▶ [EXERCISE DIRECTIONS]:
Would you go through the records below and copy each line with the string "entropy"?

(Stored records)

- - -

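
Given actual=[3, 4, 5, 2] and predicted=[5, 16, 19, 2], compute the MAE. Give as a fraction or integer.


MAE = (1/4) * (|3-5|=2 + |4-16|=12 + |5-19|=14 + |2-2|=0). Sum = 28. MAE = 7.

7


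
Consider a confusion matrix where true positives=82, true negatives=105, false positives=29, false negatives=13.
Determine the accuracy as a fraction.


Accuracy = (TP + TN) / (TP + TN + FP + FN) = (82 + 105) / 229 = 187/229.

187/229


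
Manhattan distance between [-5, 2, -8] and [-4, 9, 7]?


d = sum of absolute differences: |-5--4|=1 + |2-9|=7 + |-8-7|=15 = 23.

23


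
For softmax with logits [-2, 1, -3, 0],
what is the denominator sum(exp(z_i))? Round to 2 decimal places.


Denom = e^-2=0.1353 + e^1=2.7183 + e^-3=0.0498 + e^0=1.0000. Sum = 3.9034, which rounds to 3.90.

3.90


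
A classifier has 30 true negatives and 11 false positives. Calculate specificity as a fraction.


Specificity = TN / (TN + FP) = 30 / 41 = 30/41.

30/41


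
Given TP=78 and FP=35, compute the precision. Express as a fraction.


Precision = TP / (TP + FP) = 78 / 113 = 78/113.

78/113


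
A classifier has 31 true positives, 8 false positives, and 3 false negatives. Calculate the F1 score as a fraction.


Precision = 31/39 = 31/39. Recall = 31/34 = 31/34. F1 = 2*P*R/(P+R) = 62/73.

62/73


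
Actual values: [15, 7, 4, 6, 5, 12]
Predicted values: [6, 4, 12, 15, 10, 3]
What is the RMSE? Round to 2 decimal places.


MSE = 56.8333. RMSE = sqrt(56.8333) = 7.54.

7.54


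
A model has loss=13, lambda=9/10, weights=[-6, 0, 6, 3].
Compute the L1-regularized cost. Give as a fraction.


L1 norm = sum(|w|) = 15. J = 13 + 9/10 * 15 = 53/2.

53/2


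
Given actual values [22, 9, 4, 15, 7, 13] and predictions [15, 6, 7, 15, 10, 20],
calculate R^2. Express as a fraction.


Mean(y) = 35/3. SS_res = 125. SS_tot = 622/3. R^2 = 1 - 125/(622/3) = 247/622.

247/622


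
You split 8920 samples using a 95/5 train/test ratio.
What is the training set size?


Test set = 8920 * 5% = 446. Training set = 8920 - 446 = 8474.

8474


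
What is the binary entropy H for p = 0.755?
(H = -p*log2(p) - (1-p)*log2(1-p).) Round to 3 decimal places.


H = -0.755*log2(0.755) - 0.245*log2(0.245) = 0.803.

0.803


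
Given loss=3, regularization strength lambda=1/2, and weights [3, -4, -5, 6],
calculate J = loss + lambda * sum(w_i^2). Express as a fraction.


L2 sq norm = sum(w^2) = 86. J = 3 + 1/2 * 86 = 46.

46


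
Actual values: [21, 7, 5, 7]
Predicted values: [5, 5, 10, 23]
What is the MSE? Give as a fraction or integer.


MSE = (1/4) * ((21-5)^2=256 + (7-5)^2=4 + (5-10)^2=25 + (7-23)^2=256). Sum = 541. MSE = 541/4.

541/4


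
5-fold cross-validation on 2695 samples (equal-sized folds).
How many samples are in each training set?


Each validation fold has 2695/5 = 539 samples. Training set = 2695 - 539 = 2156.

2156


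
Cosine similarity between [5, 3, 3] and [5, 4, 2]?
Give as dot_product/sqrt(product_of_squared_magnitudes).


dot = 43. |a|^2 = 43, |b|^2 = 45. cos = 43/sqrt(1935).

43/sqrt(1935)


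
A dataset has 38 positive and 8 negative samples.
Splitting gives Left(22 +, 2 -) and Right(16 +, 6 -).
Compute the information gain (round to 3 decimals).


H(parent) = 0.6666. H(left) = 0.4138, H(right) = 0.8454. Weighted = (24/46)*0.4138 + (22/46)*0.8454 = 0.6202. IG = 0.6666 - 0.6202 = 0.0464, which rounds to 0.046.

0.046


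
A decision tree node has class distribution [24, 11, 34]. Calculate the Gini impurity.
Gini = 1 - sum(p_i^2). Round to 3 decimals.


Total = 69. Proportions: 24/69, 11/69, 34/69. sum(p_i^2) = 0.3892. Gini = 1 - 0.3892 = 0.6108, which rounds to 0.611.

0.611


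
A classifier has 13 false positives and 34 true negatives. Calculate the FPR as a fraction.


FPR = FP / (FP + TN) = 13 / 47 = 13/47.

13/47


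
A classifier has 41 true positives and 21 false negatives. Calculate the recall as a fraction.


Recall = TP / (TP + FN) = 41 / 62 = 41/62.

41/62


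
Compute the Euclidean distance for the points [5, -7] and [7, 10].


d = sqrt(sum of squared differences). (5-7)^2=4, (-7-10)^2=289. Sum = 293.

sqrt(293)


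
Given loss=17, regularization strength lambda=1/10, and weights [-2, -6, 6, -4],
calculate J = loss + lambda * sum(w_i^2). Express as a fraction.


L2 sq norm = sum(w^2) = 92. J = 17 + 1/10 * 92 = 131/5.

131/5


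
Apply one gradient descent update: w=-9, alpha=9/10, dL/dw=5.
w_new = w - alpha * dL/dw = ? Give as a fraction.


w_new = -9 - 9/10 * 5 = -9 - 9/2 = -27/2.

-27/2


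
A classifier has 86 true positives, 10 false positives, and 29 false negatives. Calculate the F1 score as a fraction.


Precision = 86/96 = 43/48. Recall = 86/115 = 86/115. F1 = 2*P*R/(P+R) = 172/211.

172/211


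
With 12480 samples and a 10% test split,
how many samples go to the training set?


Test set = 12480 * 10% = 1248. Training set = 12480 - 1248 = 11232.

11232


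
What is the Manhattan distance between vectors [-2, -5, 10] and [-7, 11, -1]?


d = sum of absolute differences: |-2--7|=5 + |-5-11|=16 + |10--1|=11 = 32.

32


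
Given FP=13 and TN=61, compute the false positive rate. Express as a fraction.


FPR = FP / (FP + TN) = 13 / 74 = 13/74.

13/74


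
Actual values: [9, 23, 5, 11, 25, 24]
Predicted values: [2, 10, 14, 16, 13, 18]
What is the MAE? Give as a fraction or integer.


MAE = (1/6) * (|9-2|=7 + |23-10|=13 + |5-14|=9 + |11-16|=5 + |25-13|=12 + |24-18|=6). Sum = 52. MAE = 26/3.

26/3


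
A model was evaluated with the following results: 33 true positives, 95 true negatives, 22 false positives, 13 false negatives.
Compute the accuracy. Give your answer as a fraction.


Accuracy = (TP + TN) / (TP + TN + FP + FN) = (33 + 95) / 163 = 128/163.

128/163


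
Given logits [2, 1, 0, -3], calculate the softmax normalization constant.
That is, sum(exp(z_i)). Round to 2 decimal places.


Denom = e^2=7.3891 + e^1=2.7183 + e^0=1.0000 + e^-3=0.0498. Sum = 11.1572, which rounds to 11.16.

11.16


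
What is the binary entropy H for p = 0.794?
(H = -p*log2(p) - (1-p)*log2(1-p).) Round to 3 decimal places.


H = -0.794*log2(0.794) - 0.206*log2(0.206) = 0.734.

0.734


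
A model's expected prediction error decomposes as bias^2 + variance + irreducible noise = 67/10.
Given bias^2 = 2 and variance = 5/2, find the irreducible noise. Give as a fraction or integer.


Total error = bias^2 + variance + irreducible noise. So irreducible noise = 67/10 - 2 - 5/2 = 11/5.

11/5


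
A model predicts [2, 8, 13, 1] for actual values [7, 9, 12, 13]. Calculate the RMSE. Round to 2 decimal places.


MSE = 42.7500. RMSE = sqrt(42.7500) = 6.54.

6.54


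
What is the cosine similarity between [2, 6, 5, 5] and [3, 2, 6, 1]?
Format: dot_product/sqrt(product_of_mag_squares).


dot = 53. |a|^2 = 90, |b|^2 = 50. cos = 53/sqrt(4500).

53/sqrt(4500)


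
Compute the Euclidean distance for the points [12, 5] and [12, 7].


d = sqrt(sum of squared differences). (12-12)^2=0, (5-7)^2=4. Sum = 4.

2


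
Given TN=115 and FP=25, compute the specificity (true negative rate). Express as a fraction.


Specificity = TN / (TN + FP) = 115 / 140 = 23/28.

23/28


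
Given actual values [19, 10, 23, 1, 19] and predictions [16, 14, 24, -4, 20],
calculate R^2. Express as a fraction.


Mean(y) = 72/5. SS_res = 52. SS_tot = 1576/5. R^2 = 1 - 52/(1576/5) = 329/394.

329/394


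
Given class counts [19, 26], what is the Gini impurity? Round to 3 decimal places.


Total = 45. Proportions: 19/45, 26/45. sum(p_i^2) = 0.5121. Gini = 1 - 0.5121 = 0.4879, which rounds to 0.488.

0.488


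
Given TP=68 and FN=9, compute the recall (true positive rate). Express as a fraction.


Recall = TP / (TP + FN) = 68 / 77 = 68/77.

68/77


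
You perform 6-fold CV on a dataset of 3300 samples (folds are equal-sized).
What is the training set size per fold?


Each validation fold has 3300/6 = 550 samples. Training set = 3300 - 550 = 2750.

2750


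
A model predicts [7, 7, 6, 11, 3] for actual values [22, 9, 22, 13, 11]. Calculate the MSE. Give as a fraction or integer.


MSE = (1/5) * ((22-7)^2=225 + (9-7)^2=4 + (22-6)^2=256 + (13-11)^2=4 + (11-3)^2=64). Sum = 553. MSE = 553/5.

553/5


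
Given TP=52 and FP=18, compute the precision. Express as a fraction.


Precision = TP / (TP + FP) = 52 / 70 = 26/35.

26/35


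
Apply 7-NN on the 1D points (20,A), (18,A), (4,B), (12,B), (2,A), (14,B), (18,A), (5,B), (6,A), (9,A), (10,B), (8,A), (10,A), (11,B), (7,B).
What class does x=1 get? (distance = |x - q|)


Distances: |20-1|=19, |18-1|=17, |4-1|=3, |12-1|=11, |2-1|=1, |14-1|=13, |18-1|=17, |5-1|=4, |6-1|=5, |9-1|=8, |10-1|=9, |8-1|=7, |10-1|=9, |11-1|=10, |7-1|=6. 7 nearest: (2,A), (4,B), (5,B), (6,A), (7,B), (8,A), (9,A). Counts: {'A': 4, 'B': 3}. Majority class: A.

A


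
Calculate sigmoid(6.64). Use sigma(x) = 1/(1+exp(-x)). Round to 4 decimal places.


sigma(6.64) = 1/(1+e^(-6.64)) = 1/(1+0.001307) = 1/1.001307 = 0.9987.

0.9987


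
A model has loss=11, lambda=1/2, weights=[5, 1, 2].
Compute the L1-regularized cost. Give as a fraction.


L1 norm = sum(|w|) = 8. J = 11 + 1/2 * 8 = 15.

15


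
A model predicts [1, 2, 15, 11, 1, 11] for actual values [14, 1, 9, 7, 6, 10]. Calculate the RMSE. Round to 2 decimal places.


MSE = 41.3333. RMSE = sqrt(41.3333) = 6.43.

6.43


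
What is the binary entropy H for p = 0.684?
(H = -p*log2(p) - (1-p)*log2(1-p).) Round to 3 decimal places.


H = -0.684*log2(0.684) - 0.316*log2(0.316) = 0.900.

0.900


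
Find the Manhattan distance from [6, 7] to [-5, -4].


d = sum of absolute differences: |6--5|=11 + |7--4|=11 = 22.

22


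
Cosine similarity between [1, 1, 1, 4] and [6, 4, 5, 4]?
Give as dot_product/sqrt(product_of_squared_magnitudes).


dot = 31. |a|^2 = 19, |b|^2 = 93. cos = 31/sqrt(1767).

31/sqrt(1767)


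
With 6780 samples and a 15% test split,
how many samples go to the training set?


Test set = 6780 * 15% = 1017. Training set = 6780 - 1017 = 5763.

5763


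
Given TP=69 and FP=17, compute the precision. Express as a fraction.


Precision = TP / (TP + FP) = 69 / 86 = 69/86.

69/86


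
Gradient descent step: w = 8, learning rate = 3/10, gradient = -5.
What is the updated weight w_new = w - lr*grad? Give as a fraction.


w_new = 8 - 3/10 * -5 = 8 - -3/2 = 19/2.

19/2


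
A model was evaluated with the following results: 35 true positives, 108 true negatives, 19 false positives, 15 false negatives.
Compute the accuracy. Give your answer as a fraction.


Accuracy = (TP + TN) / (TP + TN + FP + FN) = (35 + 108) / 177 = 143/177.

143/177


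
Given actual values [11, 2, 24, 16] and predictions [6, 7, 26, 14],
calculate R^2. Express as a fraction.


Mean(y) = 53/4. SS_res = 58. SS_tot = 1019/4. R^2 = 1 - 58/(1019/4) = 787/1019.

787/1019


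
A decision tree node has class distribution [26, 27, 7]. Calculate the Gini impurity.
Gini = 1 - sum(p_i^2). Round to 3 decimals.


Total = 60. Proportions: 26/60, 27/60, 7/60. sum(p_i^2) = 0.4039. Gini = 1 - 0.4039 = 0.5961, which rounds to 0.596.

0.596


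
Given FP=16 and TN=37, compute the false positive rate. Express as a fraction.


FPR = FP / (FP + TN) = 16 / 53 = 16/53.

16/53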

- - -

▶ [COMPLETED TASK]:
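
What is the binary entropy H for p = 0.755?
What is the binary entropy H for p = 0.794?
What is the binary entropy H for p = 0.684?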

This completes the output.